**Source data**.
'''
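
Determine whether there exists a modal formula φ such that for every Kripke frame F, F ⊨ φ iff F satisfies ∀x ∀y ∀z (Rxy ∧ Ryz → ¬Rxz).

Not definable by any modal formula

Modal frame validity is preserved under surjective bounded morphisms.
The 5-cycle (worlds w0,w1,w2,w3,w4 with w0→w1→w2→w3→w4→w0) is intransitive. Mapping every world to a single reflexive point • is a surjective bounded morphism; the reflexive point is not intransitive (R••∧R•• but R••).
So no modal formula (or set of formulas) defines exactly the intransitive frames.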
'''
**WHAT IS NEEDED**. The expected output is the complete data, repeated exactly.

**SOLUTION**.
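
Determine whether there exists a modal formula φ such that for every Kripke frame F, F ⊨ φ iff F satisfies ∀x ∀y ∀z (Rxy ∧ Ryz → ¬Rxz).

Not definable by any modal formula

Modal frame validity is preserved under surjective bounded morphisms.
The 5-cycle (worlds w0,w1,w2,w3,w4 with w0→w1→w2→w3→w4→w0) is intransitive. Mapping every world to a single reflexive point • is a surjective bounded morphism; the reflexive point is not intransitive (R••∧R•• but R••).
So no modal formula (or set of formulas) defines exactly the intransitive frames.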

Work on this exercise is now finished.